## What to do
Output only the lines below from the one containing "In the four-bar" to the one containing "The crank AB is set to 356°", exactly as written, both ends kept.

## Exercise data
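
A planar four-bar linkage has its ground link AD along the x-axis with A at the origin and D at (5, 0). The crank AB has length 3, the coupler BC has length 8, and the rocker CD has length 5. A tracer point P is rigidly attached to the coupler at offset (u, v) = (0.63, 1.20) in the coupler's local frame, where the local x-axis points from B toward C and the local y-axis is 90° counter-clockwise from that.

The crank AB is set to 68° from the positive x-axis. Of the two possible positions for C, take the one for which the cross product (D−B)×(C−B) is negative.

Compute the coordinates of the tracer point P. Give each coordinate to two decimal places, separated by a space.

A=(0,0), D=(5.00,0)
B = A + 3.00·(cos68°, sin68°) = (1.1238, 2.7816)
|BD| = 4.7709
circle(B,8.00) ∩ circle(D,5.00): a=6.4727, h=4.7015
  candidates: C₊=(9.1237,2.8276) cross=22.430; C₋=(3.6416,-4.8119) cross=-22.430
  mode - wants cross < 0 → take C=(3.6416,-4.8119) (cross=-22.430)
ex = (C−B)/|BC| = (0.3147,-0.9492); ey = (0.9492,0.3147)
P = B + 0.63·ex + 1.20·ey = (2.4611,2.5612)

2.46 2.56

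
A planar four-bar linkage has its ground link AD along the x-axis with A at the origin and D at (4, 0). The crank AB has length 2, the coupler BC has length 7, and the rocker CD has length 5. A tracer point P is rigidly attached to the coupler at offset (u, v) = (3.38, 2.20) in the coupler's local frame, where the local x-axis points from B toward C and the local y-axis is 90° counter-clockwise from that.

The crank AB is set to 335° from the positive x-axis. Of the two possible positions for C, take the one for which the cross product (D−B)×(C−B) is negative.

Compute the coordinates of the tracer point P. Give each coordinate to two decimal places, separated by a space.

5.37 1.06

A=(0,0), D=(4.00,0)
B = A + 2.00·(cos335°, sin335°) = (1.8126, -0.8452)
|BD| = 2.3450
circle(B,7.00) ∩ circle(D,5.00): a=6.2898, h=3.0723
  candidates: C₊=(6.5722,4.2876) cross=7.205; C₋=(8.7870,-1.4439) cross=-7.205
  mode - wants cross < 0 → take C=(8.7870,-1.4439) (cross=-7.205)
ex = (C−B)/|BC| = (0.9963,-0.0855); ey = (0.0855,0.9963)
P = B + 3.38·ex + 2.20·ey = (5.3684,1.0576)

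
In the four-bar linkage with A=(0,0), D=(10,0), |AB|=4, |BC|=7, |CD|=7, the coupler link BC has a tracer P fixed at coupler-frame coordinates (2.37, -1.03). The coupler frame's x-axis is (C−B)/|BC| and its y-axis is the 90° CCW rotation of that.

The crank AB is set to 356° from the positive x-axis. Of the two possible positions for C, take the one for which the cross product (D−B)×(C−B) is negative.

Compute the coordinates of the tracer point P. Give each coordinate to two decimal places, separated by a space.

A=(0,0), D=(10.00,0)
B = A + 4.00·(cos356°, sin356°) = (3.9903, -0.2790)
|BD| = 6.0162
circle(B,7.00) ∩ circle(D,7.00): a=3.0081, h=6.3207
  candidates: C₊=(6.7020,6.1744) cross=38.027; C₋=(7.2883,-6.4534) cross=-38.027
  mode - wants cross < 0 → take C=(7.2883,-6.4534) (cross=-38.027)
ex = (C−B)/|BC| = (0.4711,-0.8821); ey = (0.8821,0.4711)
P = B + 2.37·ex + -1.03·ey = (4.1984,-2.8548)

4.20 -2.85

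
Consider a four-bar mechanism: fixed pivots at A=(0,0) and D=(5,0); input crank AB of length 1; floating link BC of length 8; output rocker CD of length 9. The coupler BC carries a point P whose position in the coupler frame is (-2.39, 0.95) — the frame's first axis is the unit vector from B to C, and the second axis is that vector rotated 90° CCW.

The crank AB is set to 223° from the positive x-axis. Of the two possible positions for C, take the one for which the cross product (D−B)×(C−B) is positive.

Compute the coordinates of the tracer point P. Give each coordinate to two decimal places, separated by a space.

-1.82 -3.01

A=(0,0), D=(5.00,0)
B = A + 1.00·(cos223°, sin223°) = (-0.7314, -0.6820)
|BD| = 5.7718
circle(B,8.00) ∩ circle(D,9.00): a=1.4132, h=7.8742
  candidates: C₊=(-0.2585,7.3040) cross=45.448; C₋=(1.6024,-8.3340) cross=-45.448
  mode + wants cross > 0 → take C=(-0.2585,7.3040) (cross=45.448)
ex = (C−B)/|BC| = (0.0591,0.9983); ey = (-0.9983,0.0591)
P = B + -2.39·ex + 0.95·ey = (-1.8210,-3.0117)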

## Written reply
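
In the four-bar linkage with A=(0,0), D=(10,0), |AB|=4, |BC|=7, |CD|=7, the coupler link BC has a tracer P fixed at coupler-frame coordinates (2.37, -1.03). The coupler frame's x-axis is (C−B)/|BC| and its y-axis is the 90° CCW rotation of that.

The crank AB is set to 356° from the positive x-axis. Of the two possible positions for C, take the one for which the cross product (D−B)×(C−B) is negative.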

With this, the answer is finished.